= WHAT THE TASK REQUIRES =
The records, repeated exactly and in full, are the expected answer.
DATA FOR THIS TASK Block Start
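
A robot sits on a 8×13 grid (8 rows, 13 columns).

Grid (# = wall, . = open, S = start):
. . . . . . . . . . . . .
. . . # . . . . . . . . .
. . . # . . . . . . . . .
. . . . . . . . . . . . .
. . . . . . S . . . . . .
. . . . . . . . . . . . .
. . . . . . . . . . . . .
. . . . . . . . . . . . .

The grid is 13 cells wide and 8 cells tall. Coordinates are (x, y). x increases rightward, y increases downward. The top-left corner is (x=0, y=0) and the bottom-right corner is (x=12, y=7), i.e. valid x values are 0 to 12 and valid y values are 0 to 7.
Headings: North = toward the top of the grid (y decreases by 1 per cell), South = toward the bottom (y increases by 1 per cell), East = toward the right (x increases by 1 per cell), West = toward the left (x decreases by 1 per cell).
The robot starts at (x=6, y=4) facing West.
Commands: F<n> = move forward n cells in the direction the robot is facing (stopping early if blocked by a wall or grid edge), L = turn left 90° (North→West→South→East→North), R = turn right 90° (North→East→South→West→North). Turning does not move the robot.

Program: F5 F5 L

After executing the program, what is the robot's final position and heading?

Answer: Final position: (x=0, y=4), facing South

Derivation:
Start: (x=6, y=4), facing West
  F5: move forward 5, now at (x=1, y=4)
  F5: move forward 1/5 (blocked), now at (x=0, y=4)
  L: turn left, now facing South
Final: (x=0, y=4), facing South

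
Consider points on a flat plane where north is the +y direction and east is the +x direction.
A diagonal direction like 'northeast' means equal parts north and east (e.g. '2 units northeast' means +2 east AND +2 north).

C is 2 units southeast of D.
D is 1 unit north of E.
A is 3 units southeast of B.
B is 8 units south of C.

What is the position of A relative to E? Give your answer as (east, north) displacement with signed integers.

Place E at the origin (east=0, north=0).
  D is 1 unit north of E: delta (east=+0, north=+1); D at (east=0, north=1).
  C is 2 units southeast of D: delta (east=+2, north=-2); C at (east=2, north=-1).
  B is 8 units south of C: delta (east=+0, north=-8); B at (east=2, north=-9).
  A is 3 units southeast of B: delta (east=+3, north=-3); A at (east=5, north=-12).
Therefore A relative to E: (east=5, north=-12).

Answer: A is at (east=5, north=-12) relative to E.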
DATA FOR THIS TASK Block End
= THE ANSWER =
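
A robot sits on a 8×13 grid (8 rows, 13 columns).

Grid (# = wall, . = open, S = start):
. . . . . . . . . . . . .
. . . # . . . . . . . . .
. . . # . . . . . . . . .
. . . . . . . . . . . . .
. . . . . . S . . . . . .
. . . . . . . . . . . . .
. . . . . . . . . . . . .
. . . . . . . . . . . . .

The grid is 13 cells wide and 8 cells tall. Coordinates are (x, y). x increases rightward, y increases downward. The top-left corner is (x=0, y=0) and the bottom-right corner is (x=12, y=7), i.e. valid x values are 0 to 12 and valid y values are 0 to 7.
Headings: North = toward the top of the grid (y decreases by 1 per cell), South = toward the bottom (y increases by 1 per cell), East = toward the right (x increases by 1 per cell), West = toward the left (x decreases by 1 per cell).
The robot starts at (x=6, y=4) facing West.
Commands: F<n> = move forward n cells in the direction the robot is facing (stopping early if blocked by a wall or grid edge), L = turn left 90° (North→West→South→East→North), R = turn right 90° (North→East→South→West→North). Turning does not move the robot.

Program: F5 F5 L

After executing the program, what is the robot's final position and heading?

Answer: Final position: (x=0, y=4), facing South

Derivation:
Start: (x=6, y=4), facing West
  F5: move forward 5, now at (x=1, y=4)
  F5: move forward 1/5 (blocked), now at (x=0, y=4)
  L: turn left, now facing South
Final: (x=0, y=4), facing South

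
Consider points on a flat plane where north is the +y direction and east is the +x direction.
A diagonal direction like 'northeast' means equal parts north and east (e.g. '2 units northeast' means +2 east AND +2 north).

C is 2 units southeast of D.
D is 1 unit north of E.
A is 3 units southeast of B.
B is 8 units south of C.

What is the position of A relative to E? Give your answer as (east, north) displacement with signed integers.

Place E at the origin (east=0, north=0).
  D is 1 unit north of E: delta (east=+0, north=+1); D at (east=0, north=1).
  C is 2 units southeast of D: delta (east=+2, north=-2); C at (east=2, north=-1).
  B is 8 units south of C: delta (east=+0, north=-8); B at (east=2, north=-9).
  A is 3 units southeast of B: delta (east=+3, north=-3); A at (east=5, north=-12).
Therefore A relative to E: (east=5, north=-12).

Answer: A is at (east=5, north=-12) relative to E.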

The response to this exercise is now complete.